- Task directions
From the entries below, gather every line containing the string "template".

- Material supplied
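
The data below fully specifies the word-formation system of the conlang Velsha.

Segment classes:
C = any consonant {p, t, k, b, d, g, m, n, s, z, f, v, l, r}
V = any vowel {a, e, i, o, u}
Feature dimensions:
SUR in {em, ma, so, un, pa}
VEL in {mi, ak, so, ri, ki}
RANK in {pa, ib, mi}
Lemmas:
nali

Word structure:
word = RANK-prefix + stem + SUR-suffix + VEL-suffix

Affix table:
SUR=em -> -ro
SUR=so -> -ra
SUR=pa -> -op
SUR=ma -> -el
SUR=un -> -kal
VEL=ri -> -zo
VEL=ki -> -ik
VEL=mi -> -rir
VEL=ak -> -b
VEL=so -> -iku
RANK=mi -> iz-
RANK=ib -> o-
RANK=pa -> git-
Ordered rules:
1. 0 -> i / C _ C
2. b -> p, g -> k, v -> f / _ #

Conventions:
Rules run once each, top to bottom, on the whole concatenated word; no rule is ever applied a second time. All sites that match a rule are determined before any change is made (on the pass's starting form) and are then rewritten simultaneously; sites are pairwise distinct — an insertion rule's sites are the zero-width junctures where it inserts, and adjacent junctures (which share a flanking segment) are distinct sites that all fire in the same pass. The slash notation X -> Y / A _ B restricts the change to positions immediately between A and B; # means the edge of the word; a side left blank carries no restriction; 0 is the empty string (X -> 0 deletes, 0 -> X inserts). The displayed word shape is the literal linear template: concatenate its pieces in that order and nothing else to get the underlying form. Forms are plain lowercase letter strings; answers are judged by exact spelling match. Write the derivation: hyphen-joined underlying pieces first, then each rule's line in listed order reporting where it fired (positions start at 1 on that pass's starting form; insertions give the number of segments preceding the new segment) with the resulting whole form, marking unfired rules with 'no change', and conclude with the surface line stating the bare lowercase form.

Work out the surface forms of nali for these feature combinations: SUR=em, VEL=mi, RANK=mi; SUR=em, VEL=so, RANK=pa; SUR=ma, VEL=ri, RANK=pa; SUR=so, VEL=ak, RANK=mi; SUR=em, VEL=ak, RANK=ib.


cell SUR=em, VEL=mi, RANK=mi:
underlying: iz-nali-ro-rir
1. 0 -> i / C _ C: inserts after position(s) 2: izinalirorir
2. b -> p, g -> k, v -> f / _ #: no change
surface: izinalirorir

cell SUR=em, VEL=so, RANK=pa:
underlying: git-nali-ro-iku
1. 0 -> i / C _ C: inserts after position(s) 3: gitinaliroiku
2. b -> p, g -> k, v -> f / _ #: no change
surface: gitinaliroiku

cell SUR=ma, VEL=ri, RANK=pa:
underlying: git-nali-el-zo
1. 0 -> i / C _ C: inserts after position(s) 3, 9: gitinalielizo
2. b -> p, g -> k, v -> f / _ #: no change
surface: gitinalielizo

cell SUR=so, VEL=ak, RANK=mi:
underlying: iz-nali-ra-b
1. 0 -> i / C _ C: inserts after position(s) 2: izinalirab
2. b -> p, g -> k, v -> f / _ #: fires at position(s) 10: izinalirap
surface: izinalirap

cell SUR=em, VEL=ak, RANK=ib:
underlying: o-nali-ro-b
1. 0 -> i / C _ C: no change
2. b -> p, g -> k, v -> f / _ #: fires at position(s) 8: onalirop
surface: onalirop


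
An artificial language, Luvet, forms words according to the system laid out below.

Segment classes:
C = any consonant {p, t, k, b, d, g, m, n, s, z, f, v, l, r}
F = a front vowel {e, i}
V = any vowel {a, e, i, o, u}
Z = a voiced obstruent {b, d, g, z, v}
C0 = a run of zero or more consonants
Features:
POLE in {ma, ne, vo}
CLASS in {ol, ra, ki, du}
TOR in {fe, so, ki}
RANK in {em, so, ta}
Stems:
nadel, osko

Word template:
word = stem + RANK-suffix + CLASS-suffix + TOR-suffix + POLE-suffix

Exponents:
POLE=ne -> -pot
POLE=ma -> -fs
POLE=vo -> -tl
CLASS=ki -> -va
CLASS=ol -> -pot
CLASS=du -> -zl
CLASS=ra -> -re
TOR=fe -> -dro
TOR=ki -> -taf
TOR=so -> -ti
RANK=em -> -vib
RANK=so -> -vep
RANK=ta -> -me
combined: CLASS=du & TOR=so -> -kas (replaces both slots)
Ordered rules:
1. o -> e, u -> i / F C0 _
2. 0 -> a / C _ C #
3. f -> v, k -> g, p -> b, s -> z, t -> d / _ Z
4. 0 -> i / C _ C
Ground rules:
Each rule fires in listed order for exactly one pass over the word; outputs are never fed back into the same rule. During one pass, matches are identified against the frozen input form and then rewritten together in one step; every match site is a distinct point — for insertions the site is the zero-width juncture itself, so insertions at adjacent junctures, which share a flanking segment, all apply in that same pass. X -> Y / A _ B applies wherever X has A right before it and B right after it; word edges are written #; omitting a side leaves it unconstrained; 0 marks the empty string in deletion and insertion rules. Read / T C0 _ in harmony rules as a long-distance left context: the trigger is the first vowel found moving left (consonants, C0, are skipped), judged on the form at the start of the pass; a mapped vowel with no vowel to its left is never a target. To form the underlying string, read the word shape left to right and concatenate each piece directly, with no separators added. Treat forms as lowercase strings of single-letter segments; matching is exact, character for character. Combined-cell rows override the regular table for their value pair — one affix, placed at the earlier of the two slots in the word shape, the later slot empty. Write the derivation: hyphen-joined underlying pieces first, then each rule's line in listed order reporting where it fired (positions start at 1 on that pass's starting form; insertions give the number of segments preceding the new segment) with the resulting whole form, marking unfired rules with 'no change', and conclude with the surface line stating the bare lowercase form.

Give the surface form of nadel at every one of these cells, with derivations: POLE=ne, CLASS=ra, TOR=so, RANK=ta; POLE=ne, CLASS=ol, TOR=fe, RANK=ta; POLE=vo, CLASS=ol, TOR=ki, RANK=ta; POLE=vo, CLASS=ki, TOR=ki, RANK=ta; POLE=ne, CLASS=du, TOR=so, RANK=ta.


cell POLE=ne, CLASS=ra, TOR=so, RANK=ta:
underlying: nadel-me-re-ti-pot
1. o -> e, u -> i / F C0 _: fires at position(s) 13: nadelmeretipet
2. 0 -> a / C _ C #: no change
3. f -> v, k -> g, p -> b, s -> z, t -> d / _ Z: no change
4. 0 -> i / C _ C: inserts after position(s) 5: nadelimeretipet
surface: nadelimeretipet

cell POLE=ne, CLASS=ol, TOR=fe, RANK=ta:
underlying: nadel-me-pot-dro-pot
1. o -> e, u -> i / F C0 _: fires at position(s) 9: nadelmepetdropot
2. 0 -> a / C _ C #: no change
3. f -> v, k -> g, p -> b, s -> z, t -> d / _ Z: fires at position(s) 10: nadelmepeddropot
4. 0 -> i / C _ C: inserts after position(s) 5, 10, 11: nadelimepedidiropot
surface: nadelimepedidiropot

cell POLE=vo, CLASS=ol, TOR=ki, RANK=ta:
underlying: nadel-me-pot-taf-tl
1. o -> e, u -> i / F C0 _: fires at position(s) 9: nadelmepettaftl
2. 0 -> a / C _ C #: inserts after position(s) 14: nadelmepettaftal
3. f -> v, k -> g, p -> b, s -> z, t -> d / _ Z: no change
4. 0 -> i / C _ C: inserts after position(s) 5, 10, 13: nadelimepetitafital
surface: nadelimepetitafital

cell POLE=vo, CLASS=ki, TOR=ki, RANK=ta:
underlying: nadel-me-va-taf-tl
1. o -> e, u -> i / F C0 _: no change
2. 0 -> a / C _ C #: inserts after position(s) 13: nadelmevataftal
3. f -> v, k -> g, p -> b, s -> z, t -> d / _ Z: no change
4. 0 -> i / C _ C: inserts after position(s) 5, 12: nadelimevatafital
surface: nadelimevatafital

cell POLE=ne, CLASS=du, TOR=so, RANK=ta:
underlying: nadel-me-kas-pot
1. o -> e, u -> i / F C0 _: no change
2. 0 -> a / C _ C #: no change
3. f -> v, k -> g, p -> b, s -> z, t -> d / _ Z: no change
4. 0 -> i / C _ C: inserts after position(s) 5, 10: nadelimekasipot
surface: nadelimekasipot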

- Answer for the task
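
Rules run once each, top to bottom, on the whole concatenated word; no rule is ever applied a second time. All sites that match a rule are determined before any change is made (on the pass's starting form) and are then rewritten simultaneously; sites are pairwise distinct — an insertion rule's sites are the zero-width junctures where it inserts, and adjacent junctures (which share a flanking segment) are distinct sites that all fire in the same pass. The slash notation X -> Y / A _ B restricts the change to positions immediately between A and B; # means the edge of the word; a side left blank carries no restriction; 0 is the empty string (X -> 0 deletes, 0 -> X inserts). The displayed word shape is the literal linear template: concatenate its pieces in that order and nothing else to get the underlying form. Forms are plain lowercase letter strings; answers are judged by exact spelling match. Write the derivation: hyphen-joined underlying pieces first, then each rule's line in listed order reporting where it fired (positions start at 1 on that pass's starting form; insertions give the number of segments preceding the new segment) with the resulting whole form, marking unfired rules with 'no change', and conclude with the surface line stating the bare lowercase form.
Word template: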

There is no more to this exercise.